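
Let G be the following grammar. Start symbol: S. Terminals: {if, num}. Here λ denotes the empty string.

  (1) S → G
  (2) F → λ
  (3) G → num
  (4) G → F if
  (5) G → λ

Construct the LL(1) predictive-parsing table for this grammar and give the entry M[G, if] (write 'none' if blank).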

==================================================

▸ **WHAT THIS TASK INVOLVES**
Repeat the whole listing exactly, line for line.

▸ **ANSWER TO THIS EXERCISE**
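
Let G be the following grammar. Start symbol: S. Terminals: {if, num}. Here λ denotes the empty string.

  (1) S → G
  (2) F → λ
  (3) G → num
  (4) G → F if
  (5) G → λ

Construct the LL(1) predictive-parsing table for this grammar and give the entry M[G, if] (write 'none' if blank).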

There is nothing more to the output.